* _Extracted entries_
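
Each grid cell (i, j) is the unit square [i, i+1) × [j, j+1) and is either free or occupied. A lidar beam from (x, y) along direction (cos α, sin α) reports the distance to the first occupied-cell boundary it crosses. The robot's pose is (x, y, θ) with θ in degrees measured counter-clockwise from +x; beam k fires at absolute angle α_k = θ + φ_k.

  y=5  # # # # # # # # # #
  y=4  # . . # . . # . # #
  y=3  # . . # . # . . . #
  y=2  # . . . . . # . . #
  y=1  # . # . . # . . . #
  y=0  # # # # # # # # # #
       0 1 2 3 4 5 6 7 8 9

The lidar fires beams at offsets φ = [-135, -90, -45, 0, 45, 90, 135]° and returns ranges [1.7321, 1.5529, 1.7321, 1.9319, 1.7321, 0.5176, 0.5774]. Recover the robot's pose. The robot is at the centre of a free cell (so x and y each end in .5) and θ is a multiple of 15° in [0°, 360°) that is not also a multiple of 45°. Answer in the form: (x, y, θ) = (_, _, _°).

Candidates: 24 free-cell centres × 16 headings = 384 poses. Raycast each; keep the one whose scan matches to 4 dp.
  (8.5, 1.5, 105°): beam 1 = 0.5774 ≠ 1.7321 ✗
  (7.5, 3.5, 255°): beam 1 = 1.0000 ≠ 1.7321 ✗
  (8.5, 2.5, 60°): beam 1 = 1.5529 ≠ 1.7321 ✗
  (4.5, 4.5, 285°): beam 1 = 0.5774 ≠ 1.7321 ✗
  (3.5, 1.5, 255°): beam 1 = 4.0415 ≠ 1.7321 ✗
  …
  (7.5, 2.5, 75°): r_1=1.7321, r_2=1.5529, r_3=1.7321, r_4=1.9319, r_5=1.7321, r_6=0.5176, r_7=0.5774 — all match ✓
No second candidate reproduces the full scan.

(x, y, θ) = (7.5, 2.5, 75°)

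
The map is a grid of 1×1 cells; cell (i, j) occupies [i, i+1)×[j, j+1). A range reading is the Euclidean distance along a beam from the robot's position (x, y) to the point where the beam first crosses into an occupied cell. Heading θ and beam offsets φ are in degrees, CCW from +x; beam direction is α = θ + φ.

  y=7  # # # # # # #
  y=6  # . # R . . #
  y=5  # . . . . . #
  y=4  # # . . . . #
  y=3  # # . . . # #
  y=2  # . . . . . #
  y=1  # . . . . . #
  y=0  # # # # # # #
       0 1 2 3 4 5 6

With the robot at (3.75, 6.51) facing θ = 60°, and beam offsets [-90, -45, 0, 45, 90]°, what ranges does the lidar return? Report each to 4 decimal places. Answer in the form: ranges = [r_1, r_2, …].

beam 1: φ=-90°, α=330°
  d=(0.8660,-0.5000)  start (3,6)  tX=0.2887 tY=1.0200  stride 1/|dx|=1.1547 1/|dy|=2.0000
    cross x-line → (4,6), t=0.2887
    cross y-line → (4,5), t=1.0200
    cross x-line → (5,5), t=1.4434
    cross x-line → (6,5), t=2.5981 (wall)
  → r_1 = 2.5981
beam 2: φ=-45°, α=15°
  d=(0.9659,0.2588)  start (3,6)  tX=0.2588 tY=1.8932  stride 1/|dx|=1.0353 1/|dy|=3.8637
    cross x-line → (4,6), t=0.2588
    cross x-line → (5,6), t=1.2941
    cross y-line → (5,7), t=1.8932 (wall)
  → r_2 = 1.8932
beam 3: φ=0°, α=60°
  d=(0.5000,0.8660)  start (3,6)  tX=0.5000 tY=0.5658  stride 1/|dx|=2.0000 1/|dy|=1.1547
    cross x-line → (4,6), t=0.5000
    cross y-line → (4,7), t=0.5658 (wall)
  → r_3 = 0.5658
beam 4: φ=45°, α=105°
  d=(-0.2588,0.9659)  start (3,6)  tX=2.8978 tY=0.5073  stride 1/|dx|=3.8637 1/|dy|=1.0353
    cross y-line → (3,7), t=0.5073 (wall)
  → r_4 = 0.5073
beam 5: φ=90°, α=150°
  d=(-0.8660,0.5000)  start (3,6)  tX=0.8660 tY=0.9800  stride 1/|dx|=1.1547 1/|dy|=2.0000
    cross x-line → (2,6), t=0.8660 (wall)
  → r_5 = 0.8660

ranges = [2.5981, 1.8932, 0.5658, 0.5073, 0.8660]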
...
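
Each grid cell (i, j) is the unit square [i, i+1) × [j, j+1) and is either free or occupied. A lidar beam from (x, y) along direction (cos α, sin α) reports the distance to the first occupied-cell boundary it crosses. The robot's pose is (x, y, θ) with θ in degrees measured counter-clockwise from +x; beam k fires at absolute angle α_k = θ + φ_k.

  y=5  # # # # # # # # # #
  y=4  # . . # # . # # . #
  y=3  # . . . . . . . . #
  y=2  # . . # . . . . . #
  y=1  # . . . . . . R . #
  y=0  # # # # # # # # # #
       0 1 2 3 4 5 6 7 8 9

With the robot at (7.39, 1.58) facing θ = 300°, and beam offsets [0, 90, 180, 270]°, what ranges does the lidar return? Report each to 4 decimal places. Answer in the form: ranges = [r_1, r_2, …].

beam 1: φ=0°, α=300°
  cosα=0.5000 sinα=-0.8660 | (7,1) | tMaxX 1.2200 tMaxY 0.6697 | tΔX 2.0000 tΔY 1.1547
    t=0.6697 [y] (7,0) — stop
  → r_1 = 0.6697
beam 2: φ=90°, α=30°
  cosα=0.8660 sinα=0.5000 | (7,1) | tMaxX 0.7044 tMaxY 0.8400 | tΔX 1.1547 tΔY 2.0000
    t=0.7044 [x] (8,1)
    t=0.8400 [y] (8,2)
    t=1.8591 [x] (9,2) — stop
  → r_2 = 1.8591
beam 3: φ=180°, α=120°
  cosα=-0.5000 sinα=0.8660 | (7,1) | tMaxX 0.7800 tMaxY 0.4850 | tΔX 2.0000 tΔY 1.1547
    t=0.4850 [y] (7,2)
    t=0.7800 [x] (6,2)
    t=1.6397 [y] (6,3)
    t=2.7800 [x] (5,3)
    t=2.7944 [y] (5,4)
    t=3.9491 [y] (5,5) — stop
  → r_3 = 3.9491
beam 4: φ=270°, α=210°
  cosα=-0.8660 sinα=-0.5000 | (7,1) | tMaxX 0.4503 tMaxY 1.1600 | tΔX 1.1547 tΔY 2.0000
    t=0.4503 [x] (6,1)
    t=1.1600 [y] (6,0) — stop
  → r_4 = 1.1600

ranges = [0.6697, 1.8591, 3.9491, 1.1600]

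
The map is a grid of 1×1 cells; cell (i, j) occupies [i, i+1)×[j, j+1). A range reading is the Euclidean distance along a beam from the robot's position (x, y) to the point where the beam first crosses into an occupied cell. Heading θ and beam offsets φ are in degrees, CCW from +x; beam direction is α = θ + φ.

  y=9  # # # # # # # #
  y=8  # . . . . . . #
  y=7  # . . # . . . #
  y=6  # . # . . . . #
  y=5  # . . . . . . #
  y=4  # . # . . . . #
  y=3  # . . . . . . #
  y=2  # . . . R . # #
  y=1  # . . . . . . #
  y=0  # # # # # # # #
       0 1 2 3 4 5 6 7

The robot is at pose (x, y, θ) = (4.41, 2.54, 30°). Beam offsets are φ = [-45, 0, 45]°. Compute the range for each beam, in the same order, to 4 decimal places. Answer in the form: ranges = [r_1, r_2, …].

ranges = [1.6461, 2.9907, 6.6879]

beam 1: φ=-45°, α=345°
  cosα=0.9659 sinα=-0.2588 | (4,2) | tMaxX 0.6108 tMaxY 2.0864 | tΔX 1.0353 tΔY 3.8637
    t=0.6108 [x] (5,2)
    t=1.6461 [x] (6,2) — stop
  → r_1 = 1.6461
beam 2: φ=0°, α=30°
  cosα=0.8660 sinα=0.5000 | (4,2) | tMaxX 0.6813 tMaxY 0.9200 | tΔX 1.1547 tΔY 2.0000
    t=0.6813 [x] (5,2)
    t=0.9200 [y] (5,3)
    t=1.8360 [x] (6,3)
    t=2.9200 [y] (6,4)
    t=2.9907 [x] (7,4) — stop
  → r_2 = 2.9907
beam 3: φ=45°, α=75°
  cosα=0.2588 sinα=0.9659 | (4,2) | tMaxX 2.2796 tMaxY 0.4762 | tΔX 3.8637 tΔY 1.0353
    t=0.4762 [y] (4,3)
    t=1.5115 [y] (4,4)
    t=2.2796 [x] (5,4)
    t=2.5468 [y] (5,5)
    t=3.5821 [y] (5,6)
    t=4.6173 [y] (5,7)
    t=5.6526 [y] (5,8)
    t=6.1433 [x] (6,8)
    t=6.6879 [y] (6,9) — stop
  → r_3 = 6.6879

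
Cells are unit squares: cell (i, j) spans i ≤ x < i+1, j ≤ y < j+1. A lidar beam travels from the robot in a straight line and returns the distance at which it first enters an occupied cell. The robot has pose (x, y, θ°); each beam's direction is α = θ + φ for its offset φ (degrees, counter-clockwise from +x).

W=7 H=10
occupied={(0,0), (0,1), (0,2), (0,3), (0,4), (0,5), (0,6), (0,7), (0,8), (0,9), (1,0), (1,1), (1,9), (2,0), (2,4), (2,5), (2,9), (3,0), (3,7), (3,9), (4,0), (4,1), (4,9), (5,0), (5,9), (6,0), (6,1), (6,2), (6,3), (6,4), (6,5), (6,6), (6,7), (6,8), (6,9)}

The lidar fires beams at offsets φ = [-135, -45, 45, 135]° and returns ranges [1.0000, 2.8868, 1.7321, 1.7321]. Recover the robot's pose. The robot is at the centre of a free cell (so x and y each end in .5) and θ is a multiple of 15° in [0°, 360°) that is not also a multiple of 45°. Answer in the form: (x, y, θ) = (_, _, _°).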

* _Task objective_
Please reproduce the lines from the line with "The robot is at pose" to the line with "-45, 45, 135]°", both ends included, exactly as they appear above.

* _Answer to this exercise_
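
The robot is at pose (x, y, θ) = (4.41, 2.54, 30°). Beam offsets are φ = [-45, 0, 45]°. Compute the range for each beam, in the same order, to 4 decimal places. Answer in the form: ranges = [r_1, r_2, …].

ranges = [1.6461, 2.9907, 6.6879]

beam 1: φ=-45°, α=345°
  cosα=0.9659 sinα=-0.2588 | (4,2) | tMaxX 0.6108 tMaxY 2.0864 | tΔX 1.0353 tΔY 3.8637
    t=0.6108 [x] (5,2)
    t=1.6461 [x] (6,2) — stop
  → r_1 = 1.6461
beam 2: φ=0°, α=30°
  cosα=0.8660 sinα=0.5000 | (4,2) | tMaxX 0.6813 tMaxY 0.9200 | tΔX 1.1547 tΔY 2.0000
    t=0.6813 [x] (5,2)
    t=0.9200 [y] (5,3)
    t=1.8360 [x] (6,3)
    t=2.9200 [y] (6,4)
    t=2.9907 [x] (7,4) — stop
  → r_2 = 2.9907
beam 3: φ=45°, α=75°
  cosα=0.2588 sinα=0.9659 | (4,2) | tMaxX 2.2796 tMaxY 0.4762 | tΔX 3.8637 tΔY 1.0353
    t=0.4762 [y] (4,3)
    t=1.5115 [y] (4,4)
    t=2.2796 [x] (5,4)
    t=2.5468 [y] (5,5)
    t=3.5821 [y] (5,6)
    t=4.6173 [y] (5,7)
    t=5.6526 [y] (5,8)
    t=6.1433 [x] (6,8)
    t=6.6879 [y] (6,9) — stop
  → r_3 = 6.6879

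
Cells are unit squares: cell (i, j) spans i ≤ x < i+1, j ≤ y < j+1. A lidar beam travels from the robot in a straight line and returns the distance at which it first enters an occupied cell. The robot has pose (x, y, θ°); each beam's direction is α = θ + φ for its offset φ (degrees, counter-clockwise from +x).

W=7 H=10
occupied={(0,0), (0,1), (0,2), (0,3), (0,4), (0,5), (0,6), (0,7), (0,8), (0,9), (1,0), (1,1), (1,9), (2,0), (2,4), (2,5), (2,9), (3,0), (3,7), (3,9), (4,0), (4,1), (4,9), (5,0), (5,9), (6,0), (6,1), (6,2), (6,3), (6,4), (6,5), (6,6), (6,7), (6,8), (6,9)}

The lidar fires beams at offsets φ = [-135, -45, 45, 135]° and returns ranges [1.0000, 2.8868, 1.7321, 1.7321]. Recover the robot's pose. The robot is at the centre of a free cell (so x and y each end in .5) and θ is a multiple of 15° in [0°, 360°) that is not also a multiple of 45°. Answer in the form: (x, y, θ) = (_, _, _°).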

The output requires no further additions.